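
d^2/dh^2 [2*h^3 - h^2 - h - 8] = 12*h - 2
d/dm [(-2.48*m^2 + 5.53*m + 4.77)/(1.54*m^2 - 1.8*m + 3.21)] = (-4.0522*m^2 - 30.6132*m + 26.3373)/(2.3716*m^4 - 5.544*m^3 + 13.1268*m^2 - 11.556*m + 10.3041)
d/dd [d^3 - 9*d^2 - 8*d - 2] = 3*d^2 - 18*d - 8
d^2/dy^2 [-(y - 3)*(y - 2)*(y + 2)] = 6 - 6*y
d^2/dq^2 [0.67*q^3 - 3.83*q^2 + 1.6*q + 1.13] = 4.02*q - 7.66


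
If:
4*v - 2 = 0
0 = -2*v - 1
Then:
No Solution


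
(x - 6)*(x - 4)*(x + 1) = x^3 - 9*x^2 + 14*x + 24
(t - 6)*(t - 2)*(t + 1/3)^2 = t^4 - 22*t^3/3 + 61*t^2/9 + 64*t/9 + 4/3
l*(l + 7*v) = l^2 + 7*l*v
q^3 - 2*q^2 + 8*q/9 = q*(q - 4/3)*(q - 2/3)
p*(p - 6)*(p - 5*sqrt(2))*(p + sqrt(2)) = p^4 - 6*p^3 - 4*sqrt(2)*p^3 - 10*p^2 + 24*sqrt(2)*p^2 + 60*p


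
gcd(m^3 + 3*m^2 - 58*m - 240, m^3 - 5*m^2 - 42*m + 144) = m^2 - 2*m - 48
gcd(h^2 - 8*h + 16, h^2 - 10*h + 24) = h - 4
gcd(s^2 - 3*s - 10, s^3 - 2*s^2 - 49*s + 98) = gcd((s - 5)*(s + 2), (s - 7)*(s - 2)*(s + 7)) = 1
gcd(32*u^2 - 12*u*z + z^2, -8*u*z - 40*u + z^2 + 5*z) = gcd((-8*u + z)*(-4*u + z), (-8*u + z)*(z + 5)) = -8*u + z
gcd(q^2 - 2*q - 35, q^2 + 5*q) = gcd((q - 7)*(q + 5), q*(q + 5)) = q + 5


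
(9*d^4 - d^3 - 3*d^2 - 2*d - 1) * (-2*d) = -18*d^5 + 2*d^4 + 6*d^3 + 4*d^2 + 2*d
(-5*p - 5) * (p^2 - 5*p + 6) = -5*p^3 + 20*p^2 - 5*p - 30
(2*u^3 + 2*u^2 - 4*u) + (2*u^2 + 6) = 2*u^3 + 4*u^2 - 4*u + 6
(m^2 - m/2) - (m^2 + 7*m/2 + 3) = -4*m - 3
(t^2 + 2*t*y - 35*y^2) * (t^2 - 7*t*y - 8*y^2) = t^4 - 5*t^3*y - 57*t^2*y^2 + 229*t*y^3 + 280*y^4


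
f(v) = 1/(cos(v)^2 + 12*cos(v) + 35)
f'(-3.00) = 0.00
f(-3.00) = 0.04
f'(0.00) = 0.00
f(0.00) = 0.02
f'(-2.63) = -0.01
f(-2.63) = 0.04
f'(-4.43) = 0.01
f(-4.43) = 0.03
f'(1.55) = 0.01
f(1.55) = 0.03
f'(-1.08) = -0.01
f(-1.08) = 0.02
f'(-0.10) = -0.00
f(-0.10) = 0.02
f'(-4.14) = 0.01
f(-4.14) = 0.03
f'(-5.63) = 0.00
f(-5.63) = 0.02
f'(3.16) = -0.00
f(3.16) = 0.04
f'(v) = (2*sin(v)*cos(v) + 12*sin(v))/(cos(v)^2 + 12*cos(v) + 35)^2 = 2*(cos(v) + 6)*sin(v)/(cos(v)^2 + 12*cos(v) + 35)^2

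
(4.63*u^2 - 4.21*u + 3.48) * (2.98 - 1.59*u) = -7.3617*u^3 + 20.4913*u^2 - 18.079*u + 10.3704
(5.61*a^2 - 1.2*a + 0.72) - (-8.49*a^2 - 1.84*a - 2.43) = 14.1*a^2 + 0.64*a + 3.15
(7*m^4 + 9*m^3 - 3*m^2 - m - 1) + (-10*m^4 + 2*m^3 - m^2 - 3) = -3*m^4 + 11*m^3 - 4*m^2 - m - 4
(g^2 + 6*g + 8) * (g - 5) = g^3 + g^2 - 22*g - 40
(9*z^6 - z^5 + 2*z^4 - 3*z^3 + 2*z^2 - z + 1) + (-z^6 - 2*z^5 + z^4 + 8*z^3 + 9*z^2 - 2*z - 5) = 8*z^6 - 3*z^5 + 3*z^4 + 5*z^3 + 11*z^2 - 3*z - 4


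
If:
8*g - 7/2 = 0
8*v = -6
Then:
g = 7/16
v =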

★ ★ ★ ★ ★ ★ ★

→ **What to do**: All the records shown above need to be given again exactly.

→ **Output**:
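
d^2/dh^2 [2*h^3 - h^2 - h - 8] = 12*h - 2
d/dm [(-2.48*m^2 + 5.53*m + 4.77)/(1.54*m^2 - 1.8*m + 3.21)] = (-4.0522*m^2 - 30.6132*m + 26.3373)/(2.3716*m^4 - 5.544*m^3 + 13.1268*m^2 - 11.556*m + 10.3041)
d/dd [d^3 - 9*d^2 - 8*d - 2] = 3*d^2 - 18*d - 8
d^2/dy^2 [-(y - 3)*(y - 2)*(y + 2)] = 6 - 6*y
d^2/dq^2 [0.67*q^3 - 3.83*q^2 + 1.6*q + 1.13] = 4.02*q - 7.66


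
If:
4*v - 2 = 0
0 = -2*v - 1
Then:
No Solution


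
(x - 6)*(x - 4)*(x + 1) = x^3 - 9*x^2 + 14*x + 24
(t - 6)*(t - 2)*(t + 1/3)^2 = t^4 - 22*t^3/3 + 61*t^2/9 + 64*t/9 + 4/3
l*(l + 7*v) = l^2 + 7*l*v
q^3 - 2*q^2 + 8*q/9 = q*(q - 4/3)*(q - 2/3)
p*(p - 6)*(p - 5*sqrt(2))*(p + sqrt(2)) = p^4 - 6*p^3 - 4*sqrt(2)*p^3 - 10*p^2 + 24*sqrt(2)*p^2 + 60*p


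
gcd(m^3 + 3*m^2 - 58*m - 240, m^3 - 5*m^2 - 42*m + 144) = m^2 - 2*m - 48
gcd(h^2 - 8*h + 16, h^2 - 10*h + 24) = h - 4
gcd(s^2 - 3*s - 10, s^3 - 2*s^2 - 49*s + 98) = gcd((s - 5)*(s + 2), (s - 7)*(s - 2)*(s + 7)) = 1
gcd(32*u^2 - 12*u*z + z^2, -8*u*z - 40*u + z^2 + 5*z) = gcd((-8*u + z)*(-4*u + z), (-8*u + z)*(z + 5)) = -8*u + z
gcd(q^2 - 2*q - 35, q^2 + 5*q) = gcd((q - 7)*(q + 5), q*(q + 5)) = q + 5


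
(9*d^4 - d^3 - 3*d^2 - 2*d - 1) * (-2*d) = -18*d^5 + 2*d^4 + 6*d^3 + 4*d^2 + 2*d
(-5*p - 5) * (p^2 - 5*p + 6) = -5*p^3 + 20*p^2 - 5*p - 30
(2*u^3 + 2*u^2 - 4*u) + (2*u^2 + 6) = 2*u^3 + 4*u^2 - 4*u + 6
(m^2 - m/2) - (m^2 + 7*m/2 + 3) = -4*m - 3
(t^2 + 2*t*y - 35*y^2) * (t^2 - 7*t*y - 8*y^2) = t^4 - 5*t^3*y - 57*t^2*y^2 + 229*t*y^3 + 280*y^4


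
f(v) = 1/(cos(v)^2 + 12*cos(v) + 35)
f'(-3.00) = 0.00
f(-3.00) = 0.04
f'(0.00) = 0.00
f(0.00) = 0.02
f'(-2.63) = -0.01
f(-2.63) = 0.04
f'(-4.43) = 0.01
f(-4.43) = 0.03
f'(1.55) = 0.01
f(1.55) = 0.03
f'(-1.08) = -0.01
f(-1.08) = 0.02
f'(-0.10) = -0.00
f(-0.10) = 0.02
f'(-4.14) = 0.01
f(-4.14) = 0.03
f'(-5.63) = 0.00
f(-5.63) = 0.02
f'(3.16) = -0.00
f(3.16) = 0.04
f'(v) = (2*sin(v)*cos(v) + 12*sin(v))/(cos(v)^2 + 12*cos(v) + 35)^2 = 2*(cos(v) + 6)*sin(v)/(cos(v)^2 + 12*cos(v) + 35)^2

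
(4.63*u^2 - 4.21*u + 3.48) * (2.98 - 1.59*u) = -7.3617*u^3 + 20.4913*u^2 - 18.079*u + 10.3704
(5.61*a^2 - 1.2*a + 0.72) - (-8.49*a^2 - 1.84*a - 2.43) = 14.1*a^2 + 0.64*a + 3.15
(7*m^4 + 9*m^3 - 3*m^2 - m - 1) + (-10*m^4 + 2*m^3 - m^2 - 3) = -3*m^4 + 11*m^3 - 4*m^2 - m - 4
(g^2 + 6*g + 8) * (g - 5) = g^3 + g^2 - 22*g - 40
(9*z^6 - z^5 + 2*z^4 - 3*z^3 + 2*z^2 - z + 1) + (-z^6 - 2*z^5 + z^4 + 8*z^3 + 9*z^2 - 2*z - 5) = 8*z^6 - 3*z^5 + 3*z^4 + 5*z^3 + 11*z^2 - 3*z - 4


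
If:
8*g - 7/2 = 0
8*v = -6
Then:
g = 7/16
v =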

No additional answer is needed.